Work instruction: Output every line from the beginning of the records through the line that contains "15.13 | 14.79 |", exactly as it appears.

(Stored records)
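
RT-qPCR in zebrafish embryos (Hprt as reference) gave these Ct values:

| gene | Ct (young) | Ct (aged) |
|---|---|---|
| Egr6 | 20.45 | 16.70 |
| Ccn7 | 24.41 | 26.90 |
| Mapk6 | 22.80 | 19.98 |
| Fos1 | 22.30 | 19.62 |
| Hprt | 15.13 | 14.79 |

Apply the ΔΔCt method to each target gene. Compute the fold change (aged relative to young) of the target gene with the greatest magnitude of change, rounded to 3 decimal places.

Egr6: ΔΔCt = (16.70−14.79) − (20.45−15.13) = 1.91 − 5.32 = -3.41; fold change = 2^3.41 = 10.629
Ccn7: ΔΔCt = (26.90−14.79) − (24.41−15.13) = 12.11 − 9.28 = 2.83; fold change = 2^-2.83 = 0.141
Mapk6: ΔΔCt = (19.98−14.79) − (22.80−15.13) = 5.19 − 7.67 = -2.48; fold change = 2^2.48 = 5.579
Fos1: ΔΔCt = (19.62−14.79) − (22.30−15.13) = 4.83 − 7.17 = -2.34; fold change = 2^2.34 = 5.063
Egr6 has the largest |ΔΔCt| = 3.41.

10.629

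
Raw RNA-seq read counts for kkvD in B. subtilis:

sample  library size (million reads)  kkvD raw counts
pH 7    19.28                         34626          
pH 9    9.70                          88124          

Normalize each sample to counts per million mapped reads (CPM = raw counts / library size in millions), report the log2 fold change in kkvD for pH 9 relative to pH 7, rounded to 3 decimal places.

2.339

CPM(pH 7) = 34626 / 19.28 = 1795.9544
CPM(pH 9) = 88124 / 9.70 = 9084.9485
Fold change = 9084.9485 / 1795.9544 = 5.05856
log2(5.05856) = 2.3387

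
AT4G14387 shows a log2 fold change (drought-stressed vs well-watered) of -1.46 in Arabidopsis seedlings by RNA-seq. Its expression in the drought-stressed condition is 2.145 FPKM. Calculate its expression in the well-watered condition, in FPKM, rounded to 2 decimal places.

Fold change = 2^(-1.46) = 0.3635
well-watered expression = 2.145 / 0.3635 = 5.90

5.90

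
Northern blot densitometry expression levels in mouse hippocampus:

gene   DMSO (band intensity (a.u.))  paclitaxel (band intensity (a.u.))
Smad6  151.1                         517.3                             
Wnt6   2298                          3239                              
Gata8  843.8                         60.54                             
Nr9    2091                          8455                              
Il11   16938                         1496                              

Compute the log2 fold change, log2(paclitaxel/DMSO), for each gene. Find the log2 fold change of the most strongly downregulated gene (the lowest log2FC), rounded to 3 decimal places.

log2(517.3/151.1) = 1.775  (Smad6)
log2(3239/2298) = 0.495  (Wnt6)
log2(60.54/843.8) = -3.801  (Gata8)
log2(8455/2091) = 2.016  (Nr9)
log2(1496/16938) = -3.501  (Il11)
Gata8 is most strongly downregulated.

-3.801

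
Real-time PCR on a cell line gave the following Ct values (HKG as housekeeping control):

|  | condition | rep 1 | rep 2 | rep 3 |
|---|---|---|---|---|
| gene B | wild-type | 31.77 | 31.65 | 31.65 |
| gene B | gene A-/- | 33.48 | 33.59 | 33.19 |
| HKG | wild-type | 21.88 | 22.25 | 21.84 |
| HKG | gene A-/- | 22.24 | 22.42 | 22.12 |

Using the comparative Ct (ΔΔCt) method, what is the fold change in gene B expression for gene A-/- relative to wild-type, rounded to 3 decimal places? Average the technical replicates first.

0.363

Mean Ct: gene B wild-type 31.690; gene B gene A-/- 33.420; HKG wild-type 21.990; HKG gene A-/- 22.260
ΔCt(wild-type) = 31.690 − 21.990 = 9.700
ΔCt(gene A-/-) = 33.420 − 22.260 = 11.160
ΔΔCt = 11.160 − 9.700 = 1.460
Fold change = 2^(−1.460) = 0.3635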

Result for this exercise:
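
RT-qPCR in zebrafish embryos (Hprt as reference) gave these Ct values:

| gene | Ct (young) | Ct (aged) |
|---|---|---|
| Egr6 | 20.45 | 16.70 |
| Ccn7 | 24.41 | 26.90 |
| Mapk6 | 22.80 | 19.98 |
| Fos1 | 22.30 | 19.62 |
| Hprt | 15.13 | 14.79 |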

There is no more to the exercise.